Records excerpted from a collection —

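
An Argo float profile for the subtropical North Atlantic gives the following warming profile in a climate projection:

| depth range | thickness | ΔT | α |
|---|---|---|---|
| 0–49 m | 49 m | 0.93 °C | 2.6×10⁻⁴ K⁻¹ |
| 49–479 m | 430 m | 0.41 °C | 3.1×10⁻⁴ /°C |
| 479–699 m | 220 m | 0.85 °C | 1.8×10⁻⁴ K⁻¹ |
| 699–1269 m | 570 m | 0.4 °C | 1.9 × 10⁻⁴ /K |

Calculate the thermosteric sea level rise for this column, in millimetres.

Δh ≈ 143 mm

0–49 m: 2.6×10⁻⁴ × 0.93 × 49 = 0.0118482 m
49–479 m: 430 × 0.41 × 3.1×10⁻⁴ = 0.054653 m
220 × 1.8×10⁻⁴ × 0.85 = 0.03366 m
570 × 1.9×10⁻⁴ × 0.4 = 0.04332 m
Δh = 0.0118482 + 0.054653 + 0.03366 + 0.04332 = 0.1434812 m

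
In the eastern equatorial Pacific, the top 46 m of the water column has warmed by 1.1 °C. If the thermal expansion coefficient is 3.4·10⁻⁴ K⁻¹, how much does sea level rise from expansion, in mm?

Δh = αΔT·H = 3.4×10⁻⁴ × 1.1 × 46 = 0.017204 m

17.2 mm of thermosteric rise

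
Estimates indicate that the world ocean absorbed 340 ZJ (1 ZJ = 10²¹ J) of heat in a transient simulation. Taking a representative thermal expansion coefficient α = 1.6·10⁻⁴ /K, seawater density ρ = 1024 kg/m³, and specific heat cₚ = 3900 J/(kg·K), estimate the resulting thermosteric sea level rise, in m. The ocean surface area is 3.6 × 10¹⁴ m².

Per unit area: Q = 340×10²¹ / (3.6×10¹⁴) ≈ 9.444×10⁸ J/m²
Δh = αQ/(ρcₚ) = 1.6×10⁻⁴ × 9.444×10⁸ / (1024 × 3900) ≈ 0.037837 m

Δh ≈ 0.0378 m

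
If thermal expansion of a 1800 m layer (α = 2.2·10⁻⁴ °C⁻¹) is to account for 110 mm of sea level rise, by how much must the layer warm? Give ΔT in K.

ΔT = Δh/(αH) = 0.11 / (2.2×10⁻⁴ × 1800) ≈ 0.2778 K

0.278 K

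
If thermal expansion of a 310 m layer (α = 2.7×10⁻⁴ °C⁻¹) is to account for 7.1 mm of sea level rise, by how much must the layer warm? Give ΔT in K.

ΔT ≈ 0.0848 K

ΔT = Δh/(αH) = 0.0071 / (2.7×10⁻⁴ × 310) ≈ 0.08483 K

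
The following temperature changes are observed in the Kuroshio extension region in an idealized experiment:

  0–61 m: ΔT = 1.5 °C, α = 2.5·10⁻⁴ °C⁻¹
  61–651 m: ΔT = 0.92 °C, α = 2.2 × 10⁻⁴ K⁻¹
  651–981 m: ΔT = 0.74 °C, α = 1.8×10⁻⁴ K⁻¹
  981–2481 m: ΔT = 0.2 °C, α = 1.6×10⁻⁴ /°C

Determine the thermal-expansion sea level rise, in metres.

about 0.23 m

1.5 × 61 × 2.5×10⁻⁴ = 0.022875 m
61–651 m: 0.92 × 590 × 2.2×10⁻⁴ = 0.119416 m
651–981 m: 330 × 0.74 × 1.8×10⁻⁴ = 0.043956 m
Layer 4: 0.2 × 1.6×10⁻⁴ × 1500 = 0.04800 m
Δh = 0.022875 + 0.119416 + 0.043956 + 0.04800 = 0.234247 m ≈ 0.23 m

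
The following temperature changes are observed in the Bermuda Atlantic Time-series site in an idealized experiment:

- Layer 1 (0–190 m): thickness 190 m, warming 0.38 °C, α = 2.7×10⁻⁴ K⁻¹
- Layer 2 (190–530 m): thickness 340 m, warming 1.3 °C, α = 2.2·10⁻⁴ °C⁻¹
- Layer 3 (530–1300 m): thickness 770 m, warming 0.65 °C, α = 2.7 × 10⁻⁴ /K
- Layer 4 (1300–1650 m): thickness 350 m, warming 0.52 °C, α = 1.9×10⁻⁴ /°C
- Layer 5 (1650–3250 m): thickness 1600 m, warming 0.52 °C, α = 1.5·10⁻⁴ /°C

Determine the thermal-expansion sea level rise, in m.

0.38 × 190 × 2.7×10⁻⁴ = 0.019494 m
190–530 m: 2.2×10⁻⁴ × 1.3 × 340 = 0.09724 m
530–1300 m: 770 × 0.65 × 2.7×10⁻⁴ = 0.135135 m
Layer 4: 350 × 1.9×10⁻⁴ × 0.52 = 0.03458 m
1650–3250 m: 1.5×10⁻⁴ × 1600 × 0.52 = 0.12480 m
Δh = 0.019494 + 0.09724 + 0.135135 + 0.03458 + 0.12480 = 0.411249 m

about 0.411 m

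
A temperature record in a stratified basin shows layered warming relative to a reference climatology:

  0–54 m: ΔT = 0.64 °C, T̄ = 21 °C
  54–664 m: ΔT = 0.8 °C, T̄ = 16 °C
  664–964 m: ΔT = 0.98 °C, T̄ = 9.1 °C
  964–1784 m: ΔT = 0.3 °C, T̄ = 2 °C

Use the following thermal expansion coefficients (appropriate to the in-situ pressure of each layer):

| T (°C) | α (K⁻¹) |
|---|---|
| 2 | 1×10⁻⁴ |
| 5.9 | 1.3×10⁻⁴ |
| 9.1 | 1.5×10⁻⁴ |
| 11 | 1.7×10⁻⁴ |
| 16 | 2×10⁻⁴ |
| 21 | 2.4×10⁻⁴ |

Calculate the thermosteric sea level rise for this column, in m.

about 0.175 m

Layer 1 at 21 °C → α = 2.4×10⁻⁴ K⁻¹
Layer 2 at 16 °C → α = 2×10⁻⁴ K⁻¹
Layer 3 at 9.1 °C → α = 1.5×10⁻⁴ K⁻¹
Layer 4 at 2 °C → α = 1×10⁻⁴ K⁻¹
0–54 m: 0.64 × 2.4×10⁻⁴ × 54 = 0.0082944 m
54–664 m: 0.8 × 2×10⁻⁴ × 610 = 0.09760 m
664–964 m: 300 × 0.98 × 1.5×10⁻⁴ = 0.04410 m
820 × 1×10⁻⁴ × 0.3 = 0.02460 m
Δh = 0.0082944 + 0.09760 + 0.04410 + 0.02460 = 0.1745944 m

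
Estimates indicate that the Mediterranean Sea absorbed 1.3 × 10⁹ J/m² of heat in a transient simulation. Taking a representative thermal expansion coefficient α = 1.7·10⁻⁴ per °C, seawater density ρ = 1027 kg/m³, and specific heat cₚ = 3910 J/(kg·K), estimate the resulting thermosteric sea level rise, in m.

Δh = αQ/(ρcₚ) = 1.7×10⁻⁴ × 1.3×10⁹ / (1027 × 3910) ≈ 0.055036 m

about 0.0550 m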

TASK PROMPT —
What belongs in the answer is each line of the data that has the word "thickness".

TASK RESPONSE —
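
| depth range | thickness | ΔT | α |
- Layer 1 (0–190 m): thickness 190 m, warming 0.38 °C, α = 2.7×10⁻⁴ K⁻¹
- Layer 2 (190–530 m): thickness 340 m, warming 1.3 °C, α = 2.2·10⁻⁴ °C⁻¹
- Layer 3 (530–1300 m): thickness 770 m, warming 0.65 °C, α = 2.7 × 10⁻⁴ /K
- Layer 4 (1300–1650 m): thickness 350 m, warming 0.52 °C, α = 1.9×10⁻⁴ /°C
- Layer 5 (1650–3250 m): thickness 1600 m, warming 0.52 °C, α = 1.5·10⁻⁴ /°C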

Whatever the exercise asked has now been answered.